DATA FOR ANALYSIS
==============================

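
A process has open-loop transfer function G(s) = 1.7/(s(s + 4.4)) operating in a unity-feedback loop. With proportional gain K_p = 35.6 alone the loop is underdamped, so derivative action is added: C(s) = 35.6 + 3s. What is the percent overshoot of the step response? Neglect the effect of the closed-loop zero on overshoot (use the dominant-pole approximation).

Forward path: (35.6 + 3s)·1.7/(s(s+4.4)). The closed-loop characteristic equation is s² + (4.4 + 1.7·3)s + 1.7·35.6 = 0.
That is s² + 9.5s + 60.52 = 0, so ω_n = 7.779 rad/s and ζ = 9.5/(2·7.779) = 0.6106.
%OS = 100·exp(−πζ/√(1−ζ²)) = 8.87%.

8.87%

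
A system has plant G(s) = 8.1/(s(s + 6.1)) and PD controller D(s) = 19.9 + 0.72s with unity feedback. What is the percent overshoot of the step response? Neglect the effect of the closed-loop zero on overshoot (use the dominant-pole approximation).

Forward path: (19.9 + 0.72s)·8.1/(s(s+6.1)). The closed-loop characteristic equation is s² + (6.1 + 8.1·0.72)s + 8.1·19.9 = 0.
That is s² + 11.93s + 161.2 = 0, so ω_n = 12.7 rad/s and ζ = 11.93/(2·12.7) = 0.4699.
%OS = 100·exp(−πζ/√(1−ζ²)) = 18.8%.

18.8%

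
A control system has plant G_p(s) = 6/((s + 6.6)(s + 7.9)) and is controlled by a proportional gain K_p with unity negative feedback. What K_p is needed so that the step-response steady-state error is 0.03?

The loop is type 0, so e_ss(step) = 1/(1 + K_pos) with K_pos = K_p·G_p(0).
G_p(0) = 0.1151. Require 1/(1 + K_p·0.1151) = 0.03, so 1 + 0.1151·K_p = 33.33.
K_p = (33.33 − 1)/0.1151 = 281.

K_p = 281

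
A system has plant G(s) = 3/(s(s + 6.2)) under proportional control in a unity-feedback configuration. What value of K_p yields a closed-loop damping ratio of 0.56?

K_p = 10.2

Closed-loop characteristic equation: s² + 6.2s + K_p·3 = 0.
So ω_n = √(3K_p) and 2ζω_n = 6.2, giving ζ = 6.2/(2√(3K_p)).
Setting ζ = 0.56: √(3K_p) = 6.2/(2·0.56) = 5.536, so K_p = 30.64/3 = 10.2.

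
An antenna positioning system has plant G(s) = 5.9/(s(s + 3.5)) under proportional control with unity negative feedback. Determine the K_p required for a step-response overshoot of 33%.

From %OS = 100·exp(−πζ/√(1−ζ²)) = 33%, ζ = −ln(0.33)/√(π²+ln²(0.33)) = 0.3328.
Characteristic equation s² + 3.5s + 5.9K_p = 0 gives ζ = 3.5/(2√(5.9K_p)).
Setting ζ = 0.3328: √(5.9K_p) = 3.5/(2·0.3328) = 5.259, so K_p = 27.65/5.9 = 4.69.

K_p = 4.69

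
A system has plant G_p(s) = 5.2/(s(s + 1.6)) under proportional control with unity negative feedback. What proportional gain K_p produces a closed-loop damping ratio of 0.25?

K_p = 1.97

Closed-loop characteristic equation: s² + 1.6s + K_p·5.2 = 0.
So ω_n = √(5.2K_p) and 2ζω_n = 1.6, giving ζ = 1.6/(2√(5.2K_p)).
Setting ζ = 0.25: √(5.2K_p) = 1.6/(2·0.25) = 3.2, so K_p = 10.24/5.2 = 1.97.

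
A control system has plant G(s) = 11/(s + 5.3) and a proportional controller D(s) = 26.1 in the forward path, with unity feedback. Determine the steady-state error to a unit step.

0.0181

The loop is type 0. Static position error constant K_pos = D(0)·G(0) = 26.1·2.075 = 54.17.
Steady-state error to a unit step: e_ss = 1/(1+K_pos) = 1/55.17 = 0.0181.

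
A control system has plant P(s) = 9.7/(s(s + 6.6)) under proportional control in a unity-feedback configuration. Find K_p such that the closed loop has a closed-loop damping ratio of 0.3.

K_p = 12.5

Closed-loop characteristic equation: s² + 6.6s + K_p·9.7 = 0.
So ω_n = √(9.7K_p) and 2ζω_n = 6.6, giving ζ = 6.6/(2√(9.7K_p)).
Setting ζ = 0.3: √(9.7K_p) = 6.6/(2·0.3) = 11, so K_p = 121/9.7 = 12.5.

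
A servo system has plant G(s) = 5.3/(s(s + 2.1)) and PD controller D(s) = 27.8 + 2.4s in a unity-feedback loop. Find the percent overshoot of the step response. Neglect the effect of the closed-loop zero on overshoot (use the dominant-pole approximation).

Forward path: (27.8 + 2.4s)·5.3/(s(s+2.1)). The closed-loop characteristic equation is s² + (2.1 + 5.3·2.4)s + 5.3·27.8 = 0.
That is s² + 14.82s + 147.3 = 0, so ω_n = 12.14 rad/s and ζ = 14.82/(2·12.14) = 0.6105.
%OS = 100·exp(−πζ/√(1−ζ²)) = 8.88%.

8.88%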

==============================

Write the whole listing out again. Keep every line exactly as it is.

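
A process has open-loop transfer function G(s) = 1.7/(s(s + 4.4)) operating in a unity-feedback loop. With proportional gain K_p = 35.6 alone the loop is underdamped, so derivative action is added: C(s) = 35.6 + 3s. What is the percent overshoot of the step response? Neglect the effect of the closed-loop zero on overshoot (use the dominant-pole approximation).

Forward path: (35.6 + 3s)·1.7/(s(s+4.4)). The closed-loop characteristic equation is s² + (4.4 + 1.7·3)s + 1.7·35.6 = 0.
That is s² + 9.5s + 60.52 = 0, so ω_n = 7.779 rad/s and ζ = 9.5/(2·7.779) = 0.6106.
%OS = 100·exp(−πζ/√(1−ζ²)) = 8.87%.

8.87%

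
A system has plant G(s) = 8.1/(s(s + 6.1)) and PD controller D(s) = 19.9 + 0.72s with unity feedback. What is the percent overshoot of the step response? Neglect the effect of the closed-loop zero on overshoot (use the dominant-pole approximation).

Forward path: (19.9 + 0.72s)·8.1/(s(s+6.1)). The closed-loop characteristic equation is s² + (6.1 + 8.1·0.72)s + 8.1·19.9 = 0.
That is s² + 11.93s + 161.2 = 0, so ω_n = 12.7 rad/s and ζ = 11.93/(2·12.7) = 0.4699.
%OS = 100·exp(−πζ/√(1−ζ²)) = 18.8%.

18.8%

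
A control system has plant G_p(s) = 6/((s + 6.6)(s + 7.9)) and is controlled by a proportional gain K_p with unity negative feedback. What K_p is needed so that the step-response steady-state error is 0.03?

The loop is type 0, so e_ss(step) = 1/(1 + K_pos) with K_pos = K_p·G_p(0).
G_p(0) = 0.1151. Require 1/(1 + K_p·0.1151) = 0.03, so 1 + 0.1151·K_p = 33.33.
K_p = (33.33 − 1)/0.1151 = 281.

K_p = 281

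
A system has plant G(s) = 3/(s(s + 6.2)) under proportional control in a unity-feedback configuration. What value of K_p yields a closed-loop damping ratio of 0.56?

K_p = 10.2

Closed-loop characteristic equation: s² + 6.2s + K_p·3 = 0.
So ω_n = √(3K_p) and 2ζω_n = 6.2, giving ζ = 6.2/(2√(3K_p)).
Setting ζ = 0.56: √(3K_p) = 6.2/(2·0.56) = 5.536, so K_p = 30.64/3 = 10.2.

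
An antenna positioning system has plant G(s) = 5.9/(s(s + 3.5)) under proportional control with unity negative feedback. Determine the K_p required for a step-response overshoot of 33%.

From %OS = 100·exp(−πζ/√(1−ζ²)) = 33%, ζ = −ln(0.33)/√(π²+ln²(0.33)) = 0.3328.
Characteristic equation s² + 3.5s + 5.9K_p = 0 gives ζ = 3.5/(2√(5.9K_p)).
Setting ζ = 0.3328: √(5.9K_p) = 3.5/(2·0.3328) = 5.259, so K_p = 27.65/5.9 = 4.69.

K_p = 4.69

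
A system has plant G_p(s) = 5.2/(s(s + 1.6)) under proportional control with unity negative feedback. What proportional gain K_p produces a closed-loop damping ratio of 0.25?

K_p = 1.97

Closed-loop characteristic equation: s² + 1.6s + K_p·5.2 = 0.
So ω_n = √(5.2K_p) and 2ζω_n = 1.6, giving ζ = 1.6/(2√(5.2K_p)).
Setting ζ = 0.25: √(5.2K_p) = 1.6/(2·0.25) = 3.2, so K_p = 10.24/5.2 = 1.97.

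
A control system has plant G(s) = 11/(s + 5.3) and a proportional controller D(s) = 26.1 in the forward path, with unity feedback. Determine the steady-state error to a unit step.

0.0181

The loop is type 0. Static position error constant K_pos = D(0)·G(0) = 26.1·2.075 = 54.17.
Steady-state error to a unit step: e_ss = 1/(1+K_pos) = 1/55.17 = 0.0181.

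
A control system has plant P(s) = 9.7/(s(s + 6.6)) under proportional control in a unity-feedback configuration. Find K_p such that the closed loop has a closed-loop damping ratio of 0.3.

K_p = 12.5

Closed-loop characteristic equation: s² + 6.6s + K_p·9.7 = 0.
So ω_n = √(9.7K_p) and 2ζω_n = 6.6, giving ζ = 6.6/(2√(9.7K_p)).
Setting ζ = 0.3: √(9.7K_p) = 6.6/(2·0.3) = 11, so K_p = 121/9.7 = 12.5.

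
A servo system has plant G(s) = 5.3/(s(s + 2.1)) and PD controller D(s) = 27.8 + 2.4s in a unity-feedback loop. Find the percent overshoot of the step response. Neglect the effect of the closed-loop zero on overshoot (use the dominant-pole approximation).

Forward path: (27.8 + 2.4s)·5.3/(s(s+2.1)). The closed-loop characteristic equation is s² + (2.1 + 5.3·2.4)s + 5.3·27.8 = 0.
That is s² + 14.82s + 147.3 = 0, so ω_n = 12.14 rad/s and ζ = 14.82/(2·12.14) = 0.6105.
%OS = 100·exp(−πζ/√(1−ζ²)) = 8.88%.

8.88%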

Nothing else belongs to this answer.